(Beginning of Recorded data)
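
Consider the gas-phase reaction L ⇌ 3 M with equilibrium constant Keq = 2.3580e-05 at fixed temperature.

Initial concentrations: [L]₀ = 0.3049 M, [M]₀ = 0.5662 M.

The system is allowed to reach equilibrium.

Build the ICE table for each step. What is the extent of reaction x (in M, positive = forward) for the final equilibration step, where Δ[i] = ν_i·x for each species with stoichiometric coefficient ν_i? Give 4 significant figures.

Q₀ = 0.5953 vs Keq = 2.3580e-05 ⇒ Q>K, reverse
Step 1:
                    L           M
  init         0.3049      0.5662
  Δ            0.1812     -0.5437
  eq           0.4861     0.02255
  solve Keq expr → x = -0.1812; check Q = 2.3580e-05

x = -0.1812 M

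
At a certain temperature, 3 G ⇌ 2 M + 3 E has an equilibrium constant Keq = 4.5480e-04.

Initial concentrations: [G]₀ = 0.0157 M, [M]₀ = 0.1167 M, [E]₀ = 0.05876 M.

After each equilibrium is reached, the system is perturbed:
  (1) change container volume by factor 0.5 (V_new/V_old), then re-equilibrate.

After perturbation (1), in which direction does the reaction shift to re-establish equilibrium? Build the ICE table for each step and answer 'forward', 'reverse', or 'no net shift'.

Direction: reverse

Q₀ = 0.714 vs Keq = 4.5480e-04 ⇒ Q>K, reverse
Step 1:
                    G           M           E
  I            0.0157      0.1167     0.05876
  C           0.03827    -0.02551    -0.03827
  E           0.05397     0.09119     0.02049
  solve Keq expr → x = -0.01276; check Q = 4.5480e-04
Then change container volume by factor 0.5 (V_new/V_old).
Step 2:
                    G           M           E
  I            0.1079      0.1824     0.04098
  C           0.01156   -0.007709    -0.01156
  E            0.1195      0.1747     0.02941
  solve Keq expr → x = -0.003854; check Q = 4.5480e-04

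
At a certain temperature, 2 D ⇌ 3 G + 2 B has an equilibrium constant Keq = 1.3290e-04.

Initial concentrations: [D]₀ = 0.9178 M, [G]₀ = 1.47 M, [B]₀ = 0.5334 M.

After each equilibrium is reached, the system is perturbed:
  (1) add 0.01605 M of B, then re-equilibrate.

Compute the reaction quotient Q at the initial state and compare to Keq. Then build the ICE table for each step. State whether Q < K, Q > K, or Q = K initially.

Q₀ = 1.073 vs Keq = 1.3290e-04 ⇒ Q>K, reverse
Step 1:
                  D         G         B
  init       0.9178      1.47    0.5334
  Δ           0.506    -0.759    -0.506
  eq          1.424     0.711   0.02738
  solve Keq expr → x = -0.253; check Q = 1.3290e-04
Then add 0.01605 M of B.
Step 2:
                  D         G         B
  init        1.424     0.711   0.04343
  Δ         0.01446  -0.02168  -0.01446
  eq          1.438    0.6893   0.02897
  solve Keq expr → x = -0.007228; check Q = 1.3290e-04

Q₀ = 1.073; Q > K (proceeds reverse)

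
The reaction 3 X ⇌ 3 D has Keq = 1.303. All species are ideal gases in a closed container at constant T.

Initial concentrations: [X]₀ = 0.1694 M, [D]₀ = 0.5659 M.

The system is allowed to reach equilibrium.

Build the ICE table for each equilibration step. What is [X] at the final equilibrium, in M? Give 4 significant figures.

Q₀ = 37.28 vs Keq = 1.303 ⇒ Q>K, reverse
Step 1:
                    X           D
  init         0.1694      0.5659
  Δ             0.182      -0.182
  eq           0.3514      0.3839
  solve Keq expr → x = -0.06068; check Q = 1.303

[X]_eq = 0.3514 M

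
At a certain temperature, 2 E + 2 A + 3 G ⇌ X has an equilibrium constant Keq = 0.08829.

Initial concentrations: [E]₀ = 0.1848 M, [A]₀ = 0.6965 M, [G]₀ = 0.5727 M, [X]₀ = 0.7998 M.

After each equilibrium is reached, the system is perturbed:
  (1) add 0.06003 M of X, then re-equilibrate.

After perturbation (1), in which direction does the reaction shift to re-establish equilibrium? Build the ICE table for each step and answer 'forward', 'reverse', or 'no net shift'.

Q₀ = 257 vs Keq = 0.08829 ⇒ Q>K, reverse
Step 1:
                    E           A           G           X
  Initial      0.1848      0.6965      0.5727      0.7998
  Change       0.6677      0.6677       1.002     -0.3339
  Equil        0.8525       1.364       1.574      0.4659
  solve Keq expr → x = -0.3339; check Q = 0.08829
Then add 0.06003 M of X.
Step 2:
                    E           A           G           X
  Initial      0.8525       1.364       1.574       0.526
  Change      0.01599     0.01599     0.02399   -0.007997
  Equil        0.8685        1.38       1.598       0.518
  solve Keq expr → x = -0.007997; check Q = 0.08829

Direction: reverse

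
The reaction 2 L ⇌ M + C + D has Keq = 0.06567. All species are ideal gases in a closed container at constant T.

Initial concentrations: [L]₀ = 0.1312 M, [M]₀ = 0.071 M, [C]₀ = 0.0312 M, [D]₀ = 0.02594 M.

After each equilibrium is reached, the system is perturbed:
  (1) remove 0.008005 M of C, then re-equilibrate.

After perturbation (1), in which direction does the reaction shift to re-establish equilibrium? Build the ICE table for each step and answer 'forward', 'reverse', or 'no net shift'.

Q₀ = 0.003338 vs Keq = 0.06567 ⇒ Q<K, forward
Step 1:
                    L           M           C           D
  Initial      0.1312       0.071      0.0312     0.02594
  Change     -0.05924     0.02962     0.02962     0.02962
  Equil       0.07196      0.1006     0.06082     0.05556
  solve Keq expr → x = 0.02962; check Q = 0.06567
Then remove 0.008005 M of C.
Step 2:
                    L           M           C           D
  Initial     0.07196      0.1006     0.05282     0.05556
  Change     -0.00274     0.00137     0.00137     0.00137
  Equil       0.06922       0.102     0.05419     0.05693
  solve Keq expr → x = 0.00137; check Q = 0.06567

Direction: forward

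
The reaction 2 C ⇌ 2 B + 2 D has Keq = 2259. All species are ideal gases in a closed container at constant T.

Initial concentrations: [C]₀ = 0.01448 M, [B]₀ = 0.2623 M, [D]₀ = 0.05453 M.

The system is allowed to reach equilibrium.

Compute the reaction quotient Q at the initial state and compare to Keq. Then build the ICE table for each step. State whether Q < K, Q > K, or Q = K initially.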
(End of Recorded data)
● **Exercise details**:
Look through the entries above, find each line containing "closed", and copy it.

● **Answer to the problem**:
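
The reaction 3 X ⇌ 3 D has Keq = 1.303. All species are ideal gases in a closed container at constant T.
The reaction 2 L ⇌ M + C + D has Keq = 0.06567. All species are ideal gases in a closed container at constant T.
The reaction 2 C ⇌ 2 B + 2 D has Keq = 2259. All species are ideal gases in a closed container at constant T.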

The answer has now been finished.